DATA EXTRACTS section start

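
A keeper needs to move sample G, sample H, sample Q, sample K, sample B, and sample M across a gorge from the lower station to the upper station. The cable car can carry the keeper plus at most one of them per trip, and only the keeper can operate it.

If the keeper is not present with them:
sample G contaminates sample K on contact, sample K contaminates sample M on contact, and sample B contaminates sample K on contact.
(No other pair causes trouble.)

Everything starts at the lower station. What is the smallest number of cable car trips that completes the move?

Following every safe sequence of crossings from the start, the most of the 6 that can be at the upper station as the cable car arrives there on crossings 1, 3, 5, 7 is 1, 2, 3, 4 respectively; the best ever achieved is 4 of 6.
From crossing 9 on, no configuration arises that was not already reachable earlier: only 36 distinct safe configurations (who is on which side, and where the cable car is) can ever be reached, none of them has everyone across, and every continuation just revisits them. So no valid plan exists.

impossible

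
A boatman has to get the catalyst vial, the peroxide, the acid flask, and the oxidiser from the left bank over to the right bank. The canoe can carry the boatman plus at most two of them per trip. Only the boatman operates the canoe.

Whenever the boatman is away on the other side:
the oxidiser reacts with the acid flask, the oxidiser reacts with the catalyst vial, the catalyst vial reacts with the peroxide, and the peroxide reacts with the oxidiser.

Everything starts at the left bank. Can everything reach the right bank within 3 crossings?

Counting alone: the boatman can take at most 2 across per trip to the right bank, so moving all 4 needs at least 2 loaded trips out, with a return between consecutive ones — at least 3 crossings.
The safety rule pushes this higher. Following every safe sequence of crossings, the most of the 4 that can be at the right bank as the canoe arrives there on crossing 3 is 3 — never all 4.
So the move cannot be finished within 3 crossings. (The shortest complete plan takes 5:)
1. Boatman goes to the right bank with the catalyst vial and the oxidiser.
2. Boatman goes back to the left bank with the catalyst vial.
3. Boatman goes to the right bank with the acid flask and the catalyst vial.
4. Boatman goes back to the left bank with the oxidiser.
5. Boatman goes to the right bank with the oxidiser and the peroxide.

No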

DATA EXTRACTS section end
DATA EXTRACTS section start

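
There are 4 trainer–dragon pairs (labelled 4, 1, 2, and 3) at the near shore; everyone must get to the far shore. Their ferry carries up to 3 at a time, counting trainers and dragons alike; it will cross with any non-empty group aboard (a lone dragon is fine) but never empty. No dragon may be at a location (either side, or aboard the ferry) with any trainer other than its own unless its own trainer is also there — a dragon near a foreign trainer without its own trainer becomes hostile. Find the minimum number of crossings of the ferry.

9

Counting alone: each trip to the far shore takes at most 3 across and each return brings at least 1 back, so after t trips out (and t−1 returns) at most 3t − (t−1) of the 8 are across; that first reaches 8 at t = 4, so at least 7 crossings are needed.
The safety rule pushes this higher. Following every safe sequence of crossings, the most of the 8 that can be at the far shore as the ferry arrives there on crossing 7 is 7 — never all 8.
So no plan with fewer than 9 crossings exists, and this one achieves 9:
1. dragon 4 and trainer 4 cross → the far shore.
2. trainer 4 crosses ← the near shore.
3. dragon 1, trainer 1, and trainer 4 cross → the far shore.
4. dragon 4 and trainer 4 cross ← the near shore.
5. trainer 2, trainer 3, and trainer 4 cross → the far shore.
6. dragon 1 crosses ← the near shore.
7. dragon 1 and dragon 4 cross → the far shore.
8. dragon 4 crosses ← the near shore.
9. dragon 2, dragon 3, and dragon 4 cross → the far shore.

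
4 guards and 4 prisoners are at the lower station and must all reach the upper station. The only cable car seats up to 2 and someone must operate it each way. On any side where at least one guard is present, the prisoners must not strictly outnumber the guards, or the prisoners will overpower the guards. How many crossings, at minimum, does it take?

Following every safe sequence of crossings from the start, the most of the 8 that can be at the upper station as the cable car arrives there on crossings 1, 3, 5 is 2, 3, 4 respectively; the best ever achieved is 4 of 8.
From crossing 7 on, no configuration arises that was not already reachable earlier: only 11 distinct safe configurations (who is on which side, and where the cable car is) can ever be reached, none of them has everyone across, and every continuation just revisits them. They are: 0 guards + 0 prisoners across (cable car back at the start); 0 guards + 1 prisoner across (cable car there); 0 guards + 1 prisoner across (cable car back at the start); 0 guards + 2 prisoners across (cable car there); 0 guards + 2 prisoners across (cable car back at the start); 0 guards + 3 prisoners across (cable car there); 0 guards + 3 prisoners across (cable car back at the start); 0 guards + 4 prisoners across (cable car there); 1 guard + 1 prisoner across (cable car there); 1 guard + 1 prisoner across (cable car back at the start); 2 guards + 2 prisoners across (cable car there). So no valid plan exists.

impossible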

DATA EXTRACTS section end

[WHAT THE TASK REQUIRES] Scan the records above for the word "carry". Show each line in which it appears.

[REPLY TO THE EXERCISE]
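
A keeper needs to move sample G, sample H, sample Q, sample K, sample B, and sample M across a gorge from the lower station to the upper station. The cable car can carry the keeper plus at most one of them per trip, and only the keeper can operate it.
A boatman has to get the catalyst vial, the peroxide, the acid flask, and the oxidiser from the left bank over to the right bank. The canoe can carry the boatman plus at most two of them per trip. Only the boatman operates the canoe.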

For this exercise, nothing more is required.